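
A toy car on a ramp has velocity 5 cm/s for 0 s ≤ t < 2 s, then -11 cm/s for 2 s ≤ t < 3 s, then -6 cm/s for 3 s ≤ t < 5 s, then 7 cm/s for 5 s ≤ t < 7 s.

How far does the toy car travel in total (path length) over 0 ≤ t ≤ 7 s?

47 cm

Distance (not displacement) is the total path length: add the absolute areas under v-t.
0–2 s: |5| × 2 = 10 cm
2–3 s: |-11| × 1 = 11 cm
3–5 s: |-6| × 2 = 12 cm
5–7 s: |7| × 2 = 14 cm
Total distance = 47 cm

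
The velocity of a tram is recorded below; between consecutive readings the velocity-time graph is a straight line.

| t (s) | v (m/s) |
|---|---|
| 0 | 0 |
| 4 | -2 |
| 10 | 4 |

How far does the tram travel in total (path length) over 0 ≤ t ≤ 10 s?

Distance (not displacement) is the total path length: add the absolute areas under v-t.
0–4 s: |½(0 + -2)(4)| = 4 m
4–10 s: v = 0 at t = 6 s; triangle areas 2 + 8 = 10 m
Total distance = 14 m

14 m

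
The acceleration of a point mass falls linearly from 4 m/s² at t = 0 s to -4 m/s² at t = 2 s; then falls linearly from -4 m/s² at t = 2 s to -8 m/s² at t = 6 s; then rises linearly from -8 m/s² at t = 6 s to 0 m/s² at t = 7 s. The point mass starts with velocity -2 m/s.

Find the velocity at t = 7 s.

Δv equals the area under the a-t graph; then v = v₀ + Δv.
0–2 s: ½(4 + -4)(2) = 0 m/s
2–6 s: ½(-4 + -8)(4) = -24 m/s
6–7 s: ½(-8 + 0)(1) = -4 m/s
Δv = -28 m/s, so v(7) = -2 + (-28) = -30 m/s.

-30 m/s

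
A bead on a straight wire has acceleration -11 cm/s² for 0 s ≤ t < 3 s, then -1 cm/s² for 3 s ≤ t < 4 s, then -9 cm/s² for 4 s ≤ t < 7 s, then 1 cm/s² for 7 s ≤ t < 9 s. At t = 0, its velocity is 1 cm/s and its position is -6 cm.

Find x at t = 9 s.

-342.5 cm

On each constant-a segment, Δv = aΔt and Δx = v₀Δt + ½aΔt²; chain segment to segment.
0–3 s: v starts 1 cm/s; Δx = 1·3 + ½·-11·3² = -46.5 cm; v ends -32 cm/s.
3–4 s: v starts -32 cm/s; Δx = -32·1 + ½·-1·1² = -32.5 cm; v ends -33 cm/s.
4–7 s: v starts -33 cm/s; Δx = -33·3 + ½·-9·3² = -139.5 cm; v ends -60 cm/s.
7–9 s: v starts -60 cm/s; Δx = -60·2 + ½·1·2² = -118 cm; v ends -58 cm/s.
x(9) = -6 + Σ Δx = -342.5 cm.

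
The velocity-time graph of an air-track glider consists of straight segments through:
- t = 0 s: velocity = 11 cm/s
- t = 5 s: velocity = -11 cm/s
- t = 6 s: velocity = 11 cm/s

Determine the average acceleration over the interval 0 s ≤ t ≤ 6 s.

Average acceleration = Δv/Δt = (11 − 11)/(6 − 0) = 0 cm/s².

0 cm/s²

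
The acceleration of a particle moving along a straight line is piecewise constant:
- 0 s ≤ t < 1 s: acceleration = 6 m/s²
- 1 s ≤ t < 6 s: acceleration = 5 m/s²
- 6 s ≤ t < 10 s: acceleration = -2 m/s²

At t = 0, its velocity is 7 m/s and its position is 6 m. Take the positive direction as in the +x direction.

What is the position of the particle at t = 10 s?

On each constant-a segment, Δv = aΔt and Δx = v₀Δt + ½aΔt²; chain segment to segment.
0–1 s: v starts 7 m/s; Δx = 7·1 + ½·6·1² = 10 m; v ends 13 m/s.
1–6 s: v starts 13 m/s; Δx = 13·5 + ½·5·5² = 127.5 m; v ends 38 m/s.
6–10 s: v starts 38 m/s; Δx = 38·4 + ½·-2·4² = 136 m; v ends 30 m/s.
x(10) = 6 + Σ Δx = 279.5 m.

279.5 m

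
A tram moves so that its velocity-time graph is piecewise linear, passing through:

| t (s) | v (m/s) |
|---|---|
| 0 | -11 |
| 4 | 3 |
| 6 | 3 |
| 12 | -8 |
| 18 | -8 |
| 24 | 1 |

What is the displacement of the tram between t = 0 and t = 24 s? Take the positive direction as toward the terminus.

Net displacement equals the area under the velocity-time graph (areas below the axis count negative).
0–4 s: ½(-11 + 3)(4) = -16 m
4–6 s: 3 × 2 = 6 m
6–12 s: ½(3 + -8)(6) = -15 m
12–18 s: -8 × 6 = -48 m
18–24 s: ½(-8 + 1)(6) = -21 m
Net displacement = -94 m

-94 m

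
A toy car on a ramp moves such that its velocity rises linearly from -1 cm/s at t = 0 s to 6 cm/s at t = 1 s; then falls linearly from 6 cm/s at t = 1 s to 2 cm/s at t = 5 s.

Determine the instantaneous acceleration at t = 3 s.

-1 cm/s²

Acceleration is the slope of the v-t graph on 1–5 s: (2 − 6)/(5 − 1) = -1 cm/s².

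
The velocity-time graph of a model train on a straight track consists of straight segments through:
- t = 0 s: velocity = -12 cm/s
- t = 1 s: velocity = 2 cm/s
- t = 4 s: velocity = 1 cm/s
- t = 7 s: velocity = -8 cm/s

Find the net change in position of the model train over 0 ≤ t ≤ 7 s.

-11 cm

Net displacement equals the area under the velocity-time graph (areas below the axis count negative).
0–1 s: ½(-12 + 2)(1) = -5 cm
1–4 s: ½(2 + 1)(3) = 4.5 cm
4–7 s: ½(1 + -8)(3) = -10.5 cm
Net displacement = -11 cm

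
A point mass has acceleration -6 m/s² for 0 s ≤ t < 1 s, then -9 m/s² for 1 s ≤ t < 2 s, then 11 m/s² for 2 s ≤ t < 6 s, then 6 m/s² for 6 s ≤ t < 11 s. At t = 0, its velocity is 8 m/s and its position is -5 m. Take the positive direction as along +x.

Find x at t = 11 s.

On each constant-a segment, Δv = aΔt and Δx = v₀Δt + ½aΔt²; chain segment to segment.
0–1 s: v starts 8 m/s; Δx = 8·1 + ½·-6·1² = 5 m; v ends 2 m/s.
1–2 s: v starts 2 m/s; Δx = 2·1 + ½·-9·1² = -2.5 m; v ends -7 m/s.
2–6 s: v starts -7 m/s; Δx = -7·4 + ½·11·4² = 60 m; v ends 37 m/s.
6–11 s: v starts 37 m/s; Δx = 37·5 + ½·6·5² = 260 m; v ends 67 m/s.
x(11) = -5 + Σ Δx = 317.5 m.

317.5 m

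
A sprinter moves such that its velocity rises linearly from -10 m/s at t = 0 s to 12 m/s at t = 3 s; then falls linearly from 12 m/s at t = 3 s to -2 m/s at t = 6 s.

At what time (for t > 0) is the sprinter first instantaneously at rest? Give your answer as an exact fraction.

v changes sign on 0–3 s (from -10 to 12); the graph is linear there, so v = 0 at t = 0 + (10)·(3 − 0)/(12 − -10) = 15/11 s.

t = 15/11 s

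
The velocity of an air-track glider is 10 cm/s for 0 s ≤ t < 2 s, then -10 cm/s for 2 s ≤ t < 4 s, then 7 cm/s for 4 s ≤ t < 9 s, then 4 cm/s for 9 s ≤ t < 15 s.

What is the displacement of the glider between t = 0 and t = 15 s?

59 cm

Displacement is the signed area under the v-t curve.
0–2 s: 10 × 2 = 20 cm
2–4 s: -10 × 2 = -20 cm
4–9 s: 7 × 5 = 35 cm
9–15 s: 4 × 6 = 24 cm
Net displacement = 59 cm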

> [To do]
Copy out the entries above again, keeping them exact.

> [Task output]
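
A toy car on a ramp has velocity 5 cm/s for 0 s ≤ t < 2 s, then -11 cm/s for 2 s ≤ t < 3 s, then -6 cm/s for 3 s ≤ t < 5 s, then 7 cm/s for 5 s ≤ t < 7 s.

How far does the toy car travel in total (path length) over 0 ≤ t ≤ 7 s?

47 cm

Distance (not displacement) is the total path length: add the absolute areas under v-t.
0–2 s: |5| × 2 = 10 cm
2–3 s: |-11| × 1 = 11 cm
3–5 s: |-6| × 2 = 12 cm
5–7 s: |7| × 2 = 14 cm
Total distance = 47 cm

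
The velocity of a tram is recorded below; between consecutive readings the velocity-time graph is a straight line.

| t (s) | v (m/s) |
|---|---|
| 0 | 0 |
| 4 | -2 |
| 10 | 4 |

How far does the tram travel in total (path length) over 0 ≤ t ≤ 10 s?

Distance (not displacement) is the total path length: add the absolute areas under v-t.
0–4 s: |½(0 + -2)(4)| = 4 m
4–10 s: v = 0 at t = 6 s; triangle areas 2 + 8 = 10 m
Total distance = 14 m

14 m

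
The acceleration of a point mass falls linearly from 4 m/s² at t = 0 s to -4 m/s² at t = 2 s; then falls linearly from -4 m/s² at t = 2 s to -8 m/s² at t = 6 s; then rises linearly from -8 m/s² at t = 6 s to 0 m/s² at t = 7 s. The point mass starts with velocity -2 m/s.

Find the velocity at t = 7 s.

Δv equals the area under the a-t graph; then v = v₀ + Δv.
0–2 s: ½(4 + -4)(2) = 0 m/s
2–6 s: ½(-4 + -8)(4) = -24 m/s
6–7 s: ½(-8 + 0)(1) = -4 m/s
Δv = -28 m/s, so v(7) = -2 + (-28) = -30 m/s.

-30 m/s

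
A bead on a straight wire has acceleration -11 cm/s² for 0 s ≤ t < 3 s, then -1 cm/s² for 3 s ≤ t < 4 s, then -9 cm/s² for 4 s ≤ t < 7 s, then 1 cm/s² for 7 s ≤ t < 9 s. At t = 0, its velocity is 1 cm/s and its position is -6 cm.

Find x at t = 9 s.

-342.5 cm

On each constant-a segment, Δv = aΔt and Δx = v₀Δt + ½aΔt²; chain segment to segment.
0–3 s: v starts 1 cm/s; Δx = 1·3 + ½·-11·3² = -46.5 cm; v ends -32 cm/s.
3–4 s: v starts -32 cm/s; Δx = -32·1 + ½·-1·1² = -32.5 cm; v ends -33 cm/s.
4–7 s: v starts -33 cm/s; Δx = -33·3 + ½·-9·3² = -139.5 cm; v ends -60 cm/s.
7–9 s: v starts -60 cm/s; Δx = -60·2 + ½·1·2² = -118 cm; v ends -58 cm/s.
x(9) = -6 + Σ Δx = -342.5 cm.

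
The velocity-time graph of an air-track glider consists of straight segments through:
- t = 0 s: velocity = 11 cm/s
- t = 5 s: velocity = -11 cm/s
- t = 6 s: velocity = 11 cm/s

Determine the average acceleration over the interval 0 s ≤ t ≤ 6 s.

Average acceleration = Δv/Δt = (11 − 11)/(6 − 0) = 0 cm/s².

0 cm/s²

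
The acceleration of a particle moving along a straight line is piecewise constant:
- 0 s ≤ t < 1 s: acceleration = 6 m/s²
- 1 s ≤ t < 6 s: acceleration = 5 m/s²
- 6 s ≤ t < 10 s: acceleration = -2 m/s²

At t = 0, its velocity is 7 m/s and its position is 6 m. Take the positive direction as in the +x direction.

What is the position of the particle at t = 10 s?

On each constant-a segment, Δv = aΔt and Δx = v₀Δt + ½aΔt²; chain segment to segment.
0–1 s: v starts 7 m/s; Δx = 7·1 + ½·6·1² = 10 m; v ends 13 m/s.
1–6 s: v starts 13 m/s; Δx = 13·5 + ½·5·5² = 127.5 m; v ends 38 m/s.
6–10 s: v starts 38 m/s; Δx = 38·4 + ½·-2·4² = 136 m; v ends 30 m/s.
x(10) = 6 + Σ Δx = 279.5 m.

279.5 m

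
A tram moves so that its velocity-time graph is piecewise linear, passing through:

| t (s) | v (m/s) |
|---|---|
| 0 | -11 |
| 4 | 3 |
| 6 | 3 |
| 12 | -8 |
| 18 | -8 |
| 24 | 1 |

What is the displacement of the tram between t = 0 and t = 24 s? Take the positive direction as toward the terminus.

Net displacement equals the area under the velocity-time graph (areas below the axis count negative).
0–4 s: ½(-11 + 3)(4) = -16 m
4–6 s: 3 × 2 = 6 m
6–12 s: ½(3 + -8)(6) = -15 m
12–18 s: -8 × 6 = -48 m
18–24 s: ½(-8 + 1)(6) = -21 m
Net displacement = -94 m

-94 m

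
A toy car on a ramp moves such that its velocity rises linearly from -1 cm/s at t = 0 s to 6 cm/s at t = 1 s; then falls linearly from 6 cm/s at t = 1 s to 2 cm/s at t = 5 s.

Determine the instantaneous acceleration at t = 3 s.

-1 cm/s²

Acceleration is the slope of the v-t graph on 1–5 s: (2 − 6)/(5 − 1) = -1 cm/s².

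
The velocity-time graph of a model train on a straight track consists of straight segments through:
- t = 0 s: velocity = -12 cm/s
- t = 1 s: velocity = 2 cm/s
- t = 4 s: velocity = 1 cm/s
- t = 7 s: velocity = -8 cm/s

Find the net change in position of the model train over 0 ≤ t ≤ 7 s.

-11 cm

Net displacement equals the area under the velocity-time graph (areas below the axis count negative).
0–1 s: ½(-12 + 2)(1) = -5 cm
1–4 s: ½(2 + 1)(3) = 4.5 cm
4–7 s: ½(1 + -8)(3) = -10.5 cm
Net displacement = -11 cm

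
A point mass has acceleration -6 m/s² for 0 s ≤ t < 1 s, then -9 m/s² for 1 s ≤ t < 2 s, then 11 m/s² for 2 s ≤ t < 6 s, then 6 m/s² for 6 s ≤ t < 11 s. At t = 0, its velocity is 8 m/s and its position is -5 m. Take the positive direction as along +x.

Find x at t = 11 s.

On each constant-a segment, Δv = aΔt and Δx = v₀Δt + ½aΔt²; chain segment to segment.
0–1 s: v starts 8 m/s; Δx = 8·1 + ½·-6·1² = 5 m; v ends 2 m/s.
1–2 s: v starts 2 m/s; Δx = 2·1 + ½·-9·1² = -2.5 m; v ends -7 m/s.
2–6 s: v starts -7 m/s; Δx = -7·4 + ½·11·4² = 60 m; v ends 37 m/s.
6–11 s: v starts 37 m/s; Δx = 37·5 + ½·6·5² = 260 m; v ends 67 m/s.
x(11) = -5 + Σ Δx = 317.5 m.

317.5 m

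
A sprinter moves such that its velocity rises linearly from -10 m/s at t = 0 s to 12 m/s at t = 3 s; then falls linearly from 12 m/s at t = 3 s to -2 m/s at t = 6 s.

At what time (for t > 0) is the sprinter first instantaneously at rest? Give your answer as an exact fraction.

v changes sign on 0–3 s (from -10 to 12); the graph is linear there, so v = 0 at t = 0 + (10)·(3 − 0)/(12 − -10) = 15/11 s.

t = 15/11 s

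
The velocity of an air-track glider is 10 cm/s for 0 s ≤ t < 2 s, then -10 cm/s for 2 s ≤ t < 4 s, then 7 cm/s for 4 s ≤ t < 9 s, then 4 cm/s for 9 s ≤ t < 15 s.

What is the displacement of the glider between t = 0 and t = 15 s?

59 cm

Displacement is the signed area under the v-t curve.
0–2 s: 10 × 2 = 20 cm
2–4 s: -10 × 2 = -20 cm
4–9 s: 7 × 5 = 35 cm
9–15 s: 4 × 6 = 24 cm
Net displacement = 59 cm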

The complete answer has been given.